DATA LISTING START

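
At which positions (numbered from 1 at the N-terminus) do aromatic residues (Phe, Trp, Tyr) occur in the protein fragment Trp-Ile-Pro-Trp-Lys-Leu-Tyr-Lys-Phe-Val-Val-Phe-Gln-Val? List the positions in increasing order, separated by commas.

1, 4, 7, 9, 12

Matching residues: Trp1, Trp4, Tyr7, Phe9, Phe12.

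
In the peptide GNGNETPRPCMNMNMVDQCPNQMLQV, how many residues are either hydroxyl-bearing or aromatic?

1

Hydroxyl-bearing: S, T, Y. Aromatic: F, W, Y.
Hydroxyl-bearing residues here: T6 (1).
Aromatic residues here: none (0).
(Y belongs to both groups, but none appear in this sequence.) Total = 1 + 0 = 1.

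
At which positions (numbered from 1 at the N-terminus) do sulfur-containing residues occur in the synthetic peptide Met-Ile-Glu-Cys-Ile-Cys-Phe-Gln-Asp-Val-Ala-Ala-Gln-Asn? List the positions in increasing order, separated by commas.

1, 4, 6

The sulfur-bearing residues are cysteine (–SH) and methionine (–S–CH₃).
Matching residues: Met1, Cys4, Cys6.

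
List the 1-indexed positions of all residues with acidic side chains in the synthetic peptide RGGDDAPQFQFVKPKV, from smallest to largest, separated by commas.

4, 5

Only D (aspartate) and E (glutamate) carry a side-chain carboxylic acid.
Matching residues: D4, D5.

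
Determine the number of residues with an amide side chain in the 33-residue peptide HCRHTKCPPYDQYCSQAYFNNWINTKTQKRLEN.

Asparagine (N) and glutamine (Q) have uncharged amide side chains.
Matching residues: Q12, Q16, N20, N21, N24, Q28, N33.

7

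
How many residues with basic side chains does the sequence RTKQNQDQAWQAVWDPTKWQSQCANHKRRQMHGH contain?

9

The basic amino acids are Lys (K), Arg (R), and His (H).
Matching residues: R1, K3, K18, H26, K27, R28, R29, H32, H34.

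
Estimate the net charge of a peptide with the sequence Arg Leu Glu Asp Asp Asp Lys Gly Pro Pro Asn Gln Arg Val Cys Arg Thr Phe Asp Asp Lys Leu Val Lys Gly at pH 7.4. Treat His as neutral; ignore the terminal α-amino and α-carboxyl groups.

0

The side chains ionized at physiological pH are Lys/Arg (+1) and Asp/Glu (−1); with His treated as neutral, nothing else contributes.
Positive (K, R): Arg1, Lys7, Arg13, Arg16, Lys21, Lys24 → +6.
Negative (D, E): Glu3, Asp4, Asp5, Asp6, Asp19, Asp20 → −6.
Net charge = (+6) + (−6) = 0.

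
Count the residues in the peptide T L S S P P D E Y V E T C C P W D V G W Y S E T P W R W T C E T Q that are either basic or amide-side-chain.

Basic: H, K, R. Amide-side-chain: N, Q.
Basic residues here: R27 (1).
Amide-side-chain residues here: Q33 (1).
The two groups share no amino acid, so total = 1 + 1 = 2.

2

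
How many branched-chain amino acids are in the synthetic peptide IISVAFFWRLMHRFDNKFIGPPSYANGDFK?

5

V, L, and I make up the branched-chain aliphatic group.
Matching residues: I1, I2, V4, L10, I19.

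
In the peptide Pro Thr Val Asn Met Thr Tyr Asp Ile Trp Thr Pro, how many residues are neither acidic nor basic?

11

Acidic: D, E. Basic: K, R, H. All other residues are neither.
Matching residues: Pro1, Thr2, Val3, Asn4, Met5, Thr6, Tyr7, Ile9, Trp10, Thr11, Pro12.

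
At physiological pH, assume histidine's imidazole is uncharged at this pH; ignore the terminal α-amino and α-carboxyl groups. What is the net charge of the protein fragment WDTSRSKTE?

The side chains ionized at physiological pH are Lys/Arg (+1) and Asp/Glu (−1); with His treated as neutral, nothing else contributes.
Positive (K, R): R5, K7 → +2.
Negative (D, E): D2, E9 → −2.
Net charge = (+2) + (−2) = 0.

0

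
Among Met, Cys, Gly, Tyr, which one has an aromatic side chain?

Tyr

Phenylalanine (F), tryptophan (W), and tyrosine (Y) have aromatic ring side chains.
Of the listed options, only Tyr belongs to this group.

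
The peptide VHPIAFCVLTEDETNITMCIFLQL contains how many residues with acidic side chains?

3

Aspartate (D) and glutamate (E) have carboxylic-acid side chains and are the acidic amino acids.
Matching residues: E11, D12, E13.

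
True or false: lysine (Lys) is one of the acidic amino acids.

False

The acidic residues are Asp (D) and Glu (E), whose side chains end in a carboxylate group.
Lysine is not in this group.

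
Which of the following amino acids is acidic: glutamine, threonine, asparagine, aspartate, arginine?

aspartate

The acidic residues are Asp (D) and Glu (E), whose side chains end in a carboxylate group.
Of the listed options, only aspartate belongs to this group.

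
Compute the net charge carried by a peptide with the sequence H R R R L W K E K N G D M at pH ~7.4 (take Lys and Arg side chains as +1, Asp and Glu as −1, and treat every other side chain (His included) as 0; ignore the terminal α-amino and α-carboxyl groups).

Positive (K, R): R2, R3, R4, K7, K9 → +5.
Negative (D, E): E8, D12 → −2.
Net charge = (+5) + (−2) = +3.

+3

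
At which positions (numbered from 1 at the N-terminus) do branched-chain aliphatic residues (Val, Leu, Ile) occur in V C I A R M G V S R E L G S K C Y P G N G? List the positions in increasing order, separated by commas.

1, 3, 8, 12

Matching residues: V1, I3, V8, L12.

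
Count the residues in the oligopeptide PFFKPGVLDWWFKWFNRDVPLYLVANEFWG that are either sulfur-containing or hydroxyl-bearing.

Sulfur-containing: C, M. Hydroxyl-bearing: S, T, Y.
Sulfur-containing residues here: none (0).
Hydroxyl-bearing residues here: Y22 (1).
The two groups share no amino acid, so total = 0 + 1 = 1.

1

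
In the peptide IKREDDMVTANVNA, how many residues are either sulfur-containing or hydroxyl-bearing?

2

Sulfur-containing: C, M. Hydroxyl-bearing: S, T, Y.
Sulfur-containing residues here: M7 (1).
Hydroxyl-bearing residues here: T9 (1).
The two groups share no amino acid, so total = 1 + 1 = 2.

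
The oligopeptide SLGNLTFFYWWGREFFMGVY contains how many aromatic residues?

Phenylalanine (F), tryptophan (W), and tyrosine (Y) have aromatic ring side chains.
Matching residues: F7, F8, Y9, W10, W11, F15, F16, Y20.

8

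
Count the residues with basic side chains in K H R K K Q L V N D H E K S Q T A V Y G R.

8

Lysine (K), arginine (R), and histidine (H) have basic, nitrogen-containing side chains.
Matching residues: K1, H2, R3, K4, K5, H11, K13, R21.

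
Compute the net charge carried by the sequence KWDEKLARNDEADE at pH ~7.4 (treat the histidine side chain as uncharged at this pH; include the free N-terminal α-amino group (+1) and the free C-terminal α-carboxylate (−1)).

Near pH 7.4, K and R contribute +1 each, D and E contribute −1 each, and every other side chain (His included, as stated) is uncharged.
Positive (K, R): K1, K5, R8 → +3.
Negative (D, E): D3, E4, D10, E11, D13, E14 → −6.
The N-terminus (+1) and C-terminus (−1) cancel.
Net charge = (+3) + (−6) = −3.

-3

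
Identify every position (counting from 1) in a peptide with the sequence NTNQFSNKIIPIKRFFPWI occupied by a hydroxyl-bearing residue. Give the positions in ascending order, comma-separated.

2, 6

S, T, and Y are the three residues with a side-chain hydroxyl.
Matching residues: T2, S6.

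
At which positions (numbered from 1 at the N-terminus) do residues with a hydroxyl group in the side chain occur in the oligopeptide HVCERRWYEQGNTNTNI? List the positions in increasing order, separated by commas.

8, 13, 15

Serine (S), threonine (T), and tyrosine (Y) each carry a hydroxyl group on the side chain.
Matching residues: Y8, T13, T15.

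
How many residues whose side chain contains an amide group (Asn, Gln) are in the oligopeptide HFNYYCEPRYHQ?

Matching residues: N3, Q12.

2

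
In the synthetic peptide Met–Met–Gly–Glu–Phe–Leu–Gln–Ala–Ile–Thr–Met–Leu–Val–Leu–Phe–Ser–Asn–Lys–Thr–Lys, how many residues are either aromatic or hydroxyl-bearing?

Aromatic: F, W, Y. Hydroxyl-bearing: S, T, Y.
Aromatic residues here: Phe5, Phe15 (2).
Hydroxyl-bearing residues here: Thr10, Ser16, Thr19 (3).
(Y belongs to both groups, but none appear in this sequence.) Total = 2 + 3 = 5.

5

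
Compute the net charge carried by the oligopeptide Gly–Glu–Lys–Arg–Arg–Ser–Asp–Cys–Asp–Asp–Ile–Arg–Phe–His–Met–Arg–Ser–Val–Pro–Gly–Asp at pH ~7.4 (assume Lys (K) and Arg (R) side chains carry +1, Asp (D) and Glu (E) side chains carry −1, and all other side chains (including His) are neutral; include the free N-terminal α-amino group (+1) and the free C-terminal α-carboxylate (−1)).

0

Positive (K, R): Lys3, Arg4, Arg5, Arg12, Arg16 → +5.
Negative (D, E): Glu2, Asp7, Asp9, Asp10, Asp21 → −5.
The N-terminus (+1) and C-terminus (−1) cancel.
Net charge = (+5) + (−5) = 0.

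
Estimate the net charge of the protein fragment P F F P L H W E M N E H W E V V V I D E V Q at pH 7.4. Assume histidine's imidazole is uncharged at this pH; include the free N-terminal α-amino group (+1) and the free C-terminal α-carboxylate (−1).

Near pH 7.4, K and R contribute +1 each, D and E contribute −1 each, and every other side chain (His included, as stated) is uncharged.
Positive (K, R): none → +0.
Negative (D, E): E8, E11, E14, D19, E20 → −5.
The N-terminus (+1) and C-terminus (−1) cancel.
Net charge = (+0) + (−5) = −5.

-5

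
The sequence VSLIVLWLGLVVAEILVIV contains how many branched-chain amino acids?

14

V, L, and I make up the branched-chain aliphatic group.
Matching residues: V1, L3, I4, V5, L6, L8, L10, V11, V12, I15, L16, V17, I18, V19.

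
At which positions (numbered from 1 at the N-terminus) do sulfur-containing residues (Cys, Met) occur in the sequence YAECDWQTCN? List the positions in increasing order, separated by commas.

Matching residues: C4, C9.

4, 9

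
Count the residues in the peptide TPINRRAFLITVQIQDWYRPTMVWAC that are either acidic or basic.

Acidic: D, E. Basic: H, K, R.
Acidic residues here: D16 (1).
Basic residues here: R5, R6, R19 (3).
The two groups share no amino acid, so total = 1 + 3 = 4.

4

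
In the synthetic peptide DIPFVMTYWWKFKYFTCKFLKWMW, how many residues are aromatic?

10

The aromatic amino acids are Phe (F, benzyl), Trp (W, indole), and Tyr (Y, phenol).
Matching residues: F4, Y8, W9, W10, F12, Y14, F15, F19, W22, W24.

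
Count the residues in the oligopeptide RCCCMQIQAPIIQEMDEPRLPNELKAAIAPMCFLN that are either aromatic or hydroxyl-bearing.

Aromatic: F, W, Y. Hydroxyl-bearing: S, T, Y.
Aromatic residues here: F33 (1).
Hydroxyl-bearing residues here: none (0).
(Y belongs to both groups, but none appear in this sequence.) Total = 1 + 0 = 1.

1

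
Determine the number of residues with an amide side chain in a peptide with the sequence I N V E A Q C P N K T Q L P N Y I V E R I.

5

Asparagine (N) and glutamine (Q) have uncharged amide side chains.
Matching residues: N2, Q6, N9, Q12, N15.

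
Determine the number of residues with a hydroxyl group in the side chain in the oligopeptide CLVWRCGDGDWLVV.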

DATA LISTING END

[WHAT THE EXERCISE ASKS] Transcribe exactly, starting at the line with "Count the residues in the peptide TPINRRAFLITVQIQDWYRPTMVWAC" and continuing through the last line of the data above; leave out all earlier lines.

[RESPONSE TO THIS TASK]
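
Count the residues in the peptide TPINRRAFLITVQIQDWYRPTMVWAC that are either acidic or basic.

Acidic: D, E. Basic: H, K, R.
Acidic residues here: D16 (1).
Basic residues here: R5, R6, R19 (3).
The two groups share no amino acid, so total = 1 + 3 = 4.

4

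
In the synthetic peptide DIPFVMTYWWKFKYFTCKFLKWMW, how many residues are aromatic?

10

The aromatic amino acids are Phe (F, benzyl), Trp (W, indole), and Tyr (Y, phenol).
Matching residues: F4, Y8, W9, W10, F12, Y14, F15, F19, W22, W24.

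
Count the residues in the oligopeptide RCCCMQIQAPIIQEMDEPRLPNELKAAIAPMCFLN that are either aromatic or hydroxyl-bearing.

Aromatic: F, W, Y. Hydroxyl-bearing: S, T, Y.
Aromatic residues here: F33 (1).
Hydroxyl-bearing residues here: none (0).
(Y belongs to both groups, but none appear in this sequence.) Total = 1 + 0 = 1.

1

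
Determine the number of residues with an amide side chain in a peptide with the sequence I N V E A Q C P N K T Q L P N Y I V E R I.

5

Asparagine (N) and glutamine (Q) have uncharged amide side chains.
Matching residues: N2, Q6, N9, Q12, N15.

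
Determine the number of residues with a hydroxyl group in the side chain in the oligopeptide CLVWRCGDGDWLVV.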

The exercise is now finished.